> _Data for this task_
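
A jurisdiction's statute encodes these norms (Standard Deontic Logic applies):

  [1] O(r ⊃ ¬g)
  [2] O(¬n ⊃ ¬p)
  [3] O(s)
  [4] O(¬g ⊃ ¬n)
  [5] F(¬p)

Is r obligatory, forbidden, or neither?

Premise 5, F(¬p), is equivalent to O(p).
Premise 2, O(¬n ⊃ ¬p), contraposes to O(p ⊃ n); with O(p) we get O(n).
Premise 4, O(¬g ⊃ ¬n), contraposes to O(n ⊃ g); with O(n) we get O(g).
Premise 1, O(r ⊃ ¬g), contraposes to O(g ⊃ ¬r); with O(g) we get O(¬r).
Premise 3 does not contribute to this derivation.
Thus O(¬r), which is F(r): r is forbidden.

Forbidden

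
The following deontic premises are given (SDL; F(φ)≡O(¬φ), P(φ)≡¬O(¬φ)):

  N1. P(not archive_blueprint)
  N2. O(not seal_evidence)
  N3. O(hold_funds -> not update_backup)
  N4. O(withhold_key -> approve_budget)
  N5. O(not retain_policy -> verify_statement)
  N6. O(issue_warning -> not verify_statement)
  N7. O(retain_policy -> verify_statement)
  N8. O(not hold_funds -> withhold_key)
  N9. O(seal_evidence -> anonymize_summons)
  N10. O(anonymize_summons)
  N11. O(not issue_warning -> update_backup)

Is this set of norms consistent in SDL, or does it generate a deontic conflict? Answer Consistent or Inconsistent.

Premise 9 is O(seal_evidence -> anonymize_summons); even if O(anonymize_summons) held, inferring O(seal_evidence) would be affirming the consequent — invalid.
So O(seal_evidence) is not derivable, and the apparent clash with O(not seal_evidence) does not arise.
A world satisfying every obligation exists (e.g. anonymize_summons=true, approve_budget=true, archive_blueprint=false, hold_funds=false, issue_warning=false, retain_policy=false, seal_evidence=false, update_backup=true, verify_statement=true, withhold_key=true); no atom is both obligatory and forbidden, so the set is consistent.

Consistent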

> _Work instruction_
Give back the full listing above verbatim.

> _Problem solution_
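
A jurisdiction's statute encodes these norms (Standard Deontic Logic applies):

  [1] O(r ⊃ ¬g)
  [2] O(¬n ⊃ ¬p)
  [3] O(s)
  [4] O(¬g ⊃ ¬n)
  [5] F(¬p)

Is r obligatory, forbidden, or neither?

Premise 5, F(¬p), is equivalent to O(p).
Premise 2, O(¬n ⊃ ¬p), contraposes to O(p ⊃ n); with O(p) we get O(n).
Premise 4, O(¬g ⊃ ¬n), contraposes to O(n ⊃ g); with O(n) we get O(g).
Premise 1, O(r ⊃ ¬g), contraposes to O(g ⊃ ¬r); with O(g) we get O(¬r).
Premise 3 does not contribute to this derivation.
Thus O(¬r), which is F(r): r is forbidden.

Forbidden

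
The following deontic premises are given (SDL; F(φ)≡O(¬φ), P(φ)≡¬O(¬φ)):

  N1. P(not archive_blueprint)
  N2. O(not seal_evidence)
  N3. O(hold_funds -> not update_backup)
  N4. O(withhold_key -> approve_budget)
  N5. O(not retain_policy -> verify_statement)
  N6. O(issue_warning -> not verify_statement)
  N7. O(retain_policy -> verify_statement)
  N8. O(not hold_funds -> withhold_key)
  N9. O(seal_evidence -> anonymize_summons)
  N10. O(anonymize_summons)
  N11. O(not issue_warning -> update_backup)

Is this set of norms consistent in SDL, or does it generate a deontic conflict? Answer Consistent or Inconsistent.

Premise 9 is O(seal_evidence -> anonymize_summons); even if O(anonymize_summons) held, inferring O(seal_evidence) would be affirming the consequent — invalid.
So O(seal_evidence) is not derivable, and the apparent clash with O(not seal_evidence) does not arise.
A world satisfying every obligation exists (e.g. anonymize_summons=true, approve_budget=true, archive_blueprint=false, hold_funds=false, issue_warning=false, retain_policy=false, seal_evidence=false, update_backup=true, verify_statement=true, withhold_key=true); no atom is both obligatory and forbidden, so the set is consistent.

Consistent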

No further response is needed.